> **INSTRUCTIONS TO FOLLOW**: Every line below between the one holding "k, r, b, 11" and the one holding "PROJECT[floor, pid2](SELECT[pid != pid2]((Proj", inclusive, should be copied exactly, and no other line.

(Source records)
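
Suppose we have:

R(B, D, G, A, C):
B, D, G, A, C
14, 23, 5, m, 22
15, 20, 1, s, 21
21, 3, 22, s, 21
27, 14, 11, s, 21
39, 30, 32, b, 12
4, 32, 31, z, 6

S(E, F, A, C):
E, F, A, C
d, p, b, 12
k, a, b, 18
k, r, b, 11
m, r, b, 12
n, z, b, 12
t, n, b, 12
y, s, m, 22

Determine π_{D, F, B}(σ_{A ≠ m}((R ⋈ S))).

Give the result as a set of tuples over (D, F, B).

{(30, n, 39), (30, p, 39), (30, r, 39), (30, z, 39)}

R ⋈ S (natural join on A, C): {(14, 23, 5, m, 22, y, s), (39, 30, 32, b, 12, d, p), (39, 30, 32, b, 12, m, r), (39, 30, 32, b, 12, n, z), (39, 30, 32, b, 12, t, n)}
Apply σ_{A ≠ m}; surviving tuples: {(39, 30, 32, b, 12, d, p), (39, 30, 32, b, 12, m, r), (39, 30, 32, b, 12, n, z), (39, 30, 32, b, 12, t, n)}
π[D, F, B]: project onto (D, F, B) → {(30, n, 39), (30, p, 39), (30, r, 39), (30, z, 39)}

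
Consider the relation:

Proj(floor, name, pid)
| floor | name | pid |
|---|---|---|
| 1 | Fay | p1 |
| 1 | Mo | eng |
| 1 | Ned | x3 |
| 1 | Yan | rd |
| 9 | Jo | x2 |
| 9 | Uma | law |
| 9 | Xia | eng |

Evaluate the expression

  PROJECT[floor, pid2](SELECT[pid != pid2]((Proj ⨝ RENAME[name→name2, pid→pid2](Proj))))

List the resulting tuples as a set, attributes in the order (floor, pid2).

{(1, eng), (1, p1), (1, rd), (1, x3), (9, eng), (9, law), (9, x2)}

ρ[name→name2, pid→pid2]: schema becomes (floor, name2, pid2); tuples unchanged.
Proj ⋈ RENAME[name→name2, pid→pid2](Proj) (natural join on floor): {(1, Fay, p1, Fay, p1), (1, Fay, p1, Mo, eng), (1, Fay, p1, Ned, x3), (1, Fay, p1, Yan, rd), (1, Mo, eng, Fay, p1), (1, Mo, eng, Mo, eng), (1, Mo, eng, Ned, x3), (1, Mo, eng, Yan, rd), (1, Ned, x3, Fay, p1), (1, Ned, x3, Mo, eng), (1, Ned, x3, Ned, x3), (1, Ned, x3, Yan, rd), (1, Yan, rd, Fay, p1), (1, Yan, rd, Mo, eng), (1, Yan, rd, Ned, x3), (1, Yan, rd, Yan, rd), (9, Jo, x2, Jo, x2), (9, Jo, x2, Uma, law), (9, Jo, x2, Xia, eng), (9, Uma, law, Jo, x2), (9, Uma, law, Uma, law), (9, Uma, law, Xia, eng), (9, Xia, eng, Jo, x2), (9, Xia, eng, Uma, law), (9, Xia, eng, Xia, eng)}
Apply σ_{pid != pid2}; surviving tuples: {(1, Fay, p1, Mo, eng), (1, Fay, p1, Ned, x3), (1, Fay, p1, Yan, rd), (1, Mo, eng, Fay, p1), (1, Mo, eng, Ned, x3), (1, Mo, eng, Yan, rd), (1, Ned, x3, Fay, p1), (1, Ned, x3, Mo, eng), (1, Ned, x3, Yan, rd), (1, Yan, rd, Fay, p1), (1, Yan, rd, Mo, eng), (1, Yan, rd, Ned, x3), (9, Jo, x2, Uma, law), (9, Jo, x2, Xia, eng), (9, Uma, law, Jo, x2), (9, Uma, law, Xia, eng), (9, Xia, eng, Jo, x2), (9, Xia, eng, Uma, law)}
Keep only column(s) floor, pid2 (11 duplicate(s) eliminated): {(1, eng), (1, p1), (1, rd), (1, x3), (9, eng), (9, law), (9, x2)}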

> **RESULT FOR THIS TASK**:
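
k, r, b, 11
m, r, b, 12
n, z, b, 12
t, n, b, 12
y, s, m, 22

Determine π_{D, F, B}(σ_{A ≠ m}((R ⋈ S))).

Give the result as a set of tuples over (D, F, B).

{(30, n, 39), (30, p, 39), (30, r, 39), (30, z, 39)}

R ⋈ S (natural join on A, C): {(14, 23, 5, m, 22, y, s), (39, 30, 32, b, 12, d, p), (39, 30, 32, b, 12, m, r), (39, 30, 32, b, 12, n, z), (39, 30, 32, b, 12, t, n)}
Apply σ_{A ≠ m}; surviving tuples: {(39, 30, 32, b, 12, d, p), (39, 30, 32, b, 12, m, r), (39, 30, 32, b, 12, n, z), (39, 30, 32, b, 12, t, n)}
π[D, F, B]: project onto (D, F, B) → {(30, n, 39), (30, p, 39), (30, r, 39), (30, z, 39)}

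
Consider the relation:

Proj(floor, name, pid)
| floor | name | pid |
|---|---|---|
| 1 | Fay | p1 |
| 1 | Mo | eng |
| 1 | Ned | x3 |
| 1 | Yan | rd |
| 9 | Jo | x2 |
| 9 | Uma | law |
| 9 | Xia | eng |

Evaluate the expression

  PROJECT[floor, pid2](SELECT[pid != pid2]((Proj ⨝ RENAME[name→name2, pid→pid2](Proj))))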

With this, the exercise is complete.